§ **What the exercise asks**
Your answer must be an exact copy of the records below.

===== Extracted records =====

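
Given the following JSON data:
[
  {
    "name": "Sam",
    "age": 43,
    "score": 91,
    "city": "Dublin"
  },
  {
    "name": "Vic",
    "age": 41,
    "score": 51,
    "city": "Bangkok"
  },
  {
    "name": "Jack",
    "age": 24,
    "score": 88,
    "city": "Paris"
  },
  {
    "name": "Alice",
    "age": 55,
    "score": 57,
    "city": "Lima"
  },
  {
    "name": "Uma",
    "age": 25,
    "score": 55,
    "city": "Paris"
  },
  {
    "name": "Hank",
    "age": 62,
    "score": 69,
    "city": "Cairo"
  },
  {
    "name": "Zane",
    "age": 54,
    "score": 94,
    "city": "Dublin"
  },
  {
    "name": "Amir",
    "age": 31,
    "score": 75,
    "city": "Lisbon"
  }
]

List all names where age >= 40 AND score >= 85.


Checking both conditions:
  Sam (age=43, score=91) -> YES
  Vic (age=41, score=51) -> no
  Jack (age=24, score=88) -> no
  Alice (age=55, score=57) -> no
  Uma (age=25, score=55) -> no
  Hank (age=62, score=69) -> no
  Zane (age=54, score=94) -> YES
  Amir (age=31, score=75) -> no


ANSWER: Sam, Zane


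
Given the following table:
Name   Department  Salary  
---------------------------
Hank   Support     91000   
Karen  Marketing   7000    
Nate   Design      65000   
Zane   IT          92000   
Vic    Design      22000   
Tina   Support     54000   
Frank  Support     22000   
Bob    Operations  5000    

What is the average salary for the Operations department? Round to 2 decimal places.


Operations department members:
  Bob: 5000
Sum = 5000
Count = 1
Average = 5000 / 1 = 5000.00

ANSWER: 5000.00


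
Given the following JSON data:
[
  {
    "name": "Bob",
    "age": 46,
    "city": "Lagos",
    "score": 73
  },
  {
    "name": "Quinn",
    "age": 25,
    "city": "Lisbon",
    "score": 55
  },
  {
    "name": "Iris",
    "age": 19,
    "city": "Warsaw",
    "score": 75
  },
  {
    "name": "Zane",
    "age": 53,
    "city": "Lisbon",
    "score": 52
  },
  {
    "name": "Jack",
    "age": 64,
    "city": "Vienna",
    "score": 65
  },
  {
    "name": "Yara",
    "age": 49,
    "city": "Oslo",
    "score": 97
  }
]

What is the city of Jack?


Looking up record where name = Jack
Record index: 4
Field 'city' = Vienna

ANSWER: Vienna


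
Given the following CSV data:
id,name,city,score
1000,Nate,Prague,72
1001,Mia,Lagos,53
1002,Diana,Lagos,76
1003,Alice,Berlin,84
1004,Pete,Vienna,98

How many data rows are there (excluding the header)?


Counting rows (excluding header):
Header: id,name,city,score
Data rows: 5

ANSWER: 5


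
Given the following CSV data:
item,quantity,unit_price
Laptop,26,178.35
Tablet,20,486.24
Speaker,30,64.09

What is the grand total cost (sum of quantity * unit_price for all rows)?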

=====

§ **Result for this task**
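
Given the following JSON data:
[
  {
    "name": "Sam",
    "age": 43,
    "score": 91,
    "city": "Dublin"
  },
  {
    "name": "Vic",
    "age": 41,
    "score": 51,
    "city": "Bangkok"
  },
  {
    "name": "Jack",
    "age": 24,
    "score": 88,
    "city": "Paris"
  },
  {
    "name": "Alice",
    "age": 55,
    "score": 57,
    "city": "Lima"
  },
  {
    "name": "Uma",
    "age": 25,
    "score": 55,
    "city": "Paris"
  },
  {
    "name": "Hank",
    "age": 62,
    "score": 69,
    "city": "Cairo"
  },
  {
    "name": "Zane",
    "age": 54,
    "score": 94,
    "city": "Dublin"
  },
  {
    "name": "Amir",
    "age": 31,
    "score": 75,
    "city": "Lisbon"
  }
]

List all names where age >= 40 AND score >= 85.


Checking both conditions:
  Sam (age=43, score=91) -> YES
  Vic (age=41, score=51) -> no
  Jack (age=24, score=88) -> no
  Alice (age=55, score=57) -> no
  Uma (age=25, score=55) -> no
  Hank (age=62, score=69) -> no
  Zane (age=54, score=94) -> YES
  Amir (age=31, score=75) -> no


ANSWER: Sam, Zane


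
Given the following table:
Name   Department  Salary  
---------------------------
Hank   Support     91000   
Karen  Marketing   7000    
Nate   Design      65000   
Zane   IT          92000   
Vic    Design      22000   
Tina   Support     54000   
Frank  Support     22000   
Bob    Operations  5000    

What is the average salary for the Operations department? Round to 2 decimal places.


Operations department members:
  Bob: 5000
Sum = 5000
Count = 1
Average = 5000 / 1 = 5000.00

ANSWER: 5000.00


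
Given the following JSON data:
[
  {
    "name": "Bob",
    "age": 46,
    "city": "Lagos",
    "score": 73
  },
  {
    "name": "Quinn",
    "age": 25,
    "city": "Lisbon",
    "score": 55
  },
  {
    "name": "Iris",
    "age": 19,
    "city": "Warsaw",
    "score": 75
  },
  {
    "name": "Zane",
    "age": 53,
    "city": "Lisbon",
    "score": 52
  },
  {
    "name": "Jack",
    "age": 64,
    "city": "Vienna",
    "score": 65
  },
  {
    "name": "Yara",
    "age": 49,
    "city": "Oslo",
    "score": 97
  }
]

What is the city of Jack?


Looking up record where name = Jack
Record index: 4
Field 'city' = Vienna

ANSWER: Vienna


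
Given the following CSV data:
id,name,city,score
1000,Nate,Prague,72
1001,Mia,Lagos,53
1002,Diana,Lagos,76
1003,Alice,Berlin,84
1004,Pete,Vienna,98

How many data rows are there (excluding the header)?


Counting rows (excluding header):
Header: id,name,city,score
Data rows: 5

ANSWER: 5


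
Given the following CSV data:
item,quantity,unit_price
Laptop,26,178.35
Tablet,20,486.24
Speaker,30,64.09

What is the grand total cost (sum of quantity * unit_price for all rows)?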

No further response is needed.